> _Data to use_:
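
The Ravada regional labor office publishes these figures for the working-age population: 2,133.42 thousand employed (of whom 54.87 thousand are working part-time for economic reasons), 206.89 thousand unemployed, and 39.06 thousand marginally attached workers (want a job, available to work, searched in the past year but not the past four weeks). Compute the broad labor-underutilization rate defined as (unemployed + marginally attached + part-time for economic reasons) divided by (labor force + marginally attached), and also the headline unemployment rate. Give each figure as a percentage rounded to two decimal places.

Labor force = 2,133.42 + 206.89 = 2,340.31 thousand.
Numerator = 206.89 + 39.06 + 54.87 = 300.82 thousand.
Denominator = 2,340.31 + 39.06 = 2,379.37 thousand.
Broad rate = 300.82 / 2,379.37 = 12.64%.
Headline unemployment rate = 206.89 / 2,340.31 = 8.84%.

Broad underutilization rate ≈ 12.64%; headline unemployment rate ≈ 8.84%.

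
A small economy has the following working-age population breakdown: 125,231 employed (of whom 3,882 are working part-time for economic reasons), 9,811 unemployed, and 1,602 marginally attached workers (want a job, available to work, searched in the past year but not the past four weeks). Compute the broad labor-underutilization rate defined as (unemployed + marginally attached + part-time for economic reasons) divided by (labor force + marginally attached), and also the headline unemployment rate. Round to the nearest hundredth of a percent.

Broad underutilization rate ≈ 11.19%; headline unemployment rate ≈ 7.27%.

Labor force = 125,231 + 9,811 = 135,042.
Numerator = 9,811 + 1,602 + 3,882 = 15,295.
Denominator = 135,042 + 1,602 = 136,644.
Broad rate = 15,295 / 136,644 = 11.19%.
Headline unemployment rate = 9,811 / 135,042 = 7.27%.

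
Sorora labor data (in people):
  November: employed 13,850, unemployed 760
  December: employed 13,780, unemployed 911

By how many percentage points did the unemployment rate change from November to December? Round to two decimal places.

The unemployment rate changed by +1.00 percentage points.

November: labor force = 13,850 + 760 = 14,610; u = 760/14,610 = 5.20%.
December: labor force = 13,780 + 911 = 14,691; u = 911/14,691 = 6.20%.
Change = 6.20% − 5.20% = +1.00 pp.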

> _Your task_:
In the data above, retype exactly and only the lines between the one holding "Sorora labor data" and the one holding "December: employed 13,780, unemployed 911", inclusive.

> _Result of the task_:
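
Sorora labor data (in people):
  November: employed 13,850, unemployed 760
  December: employed 13,780, unemployed 911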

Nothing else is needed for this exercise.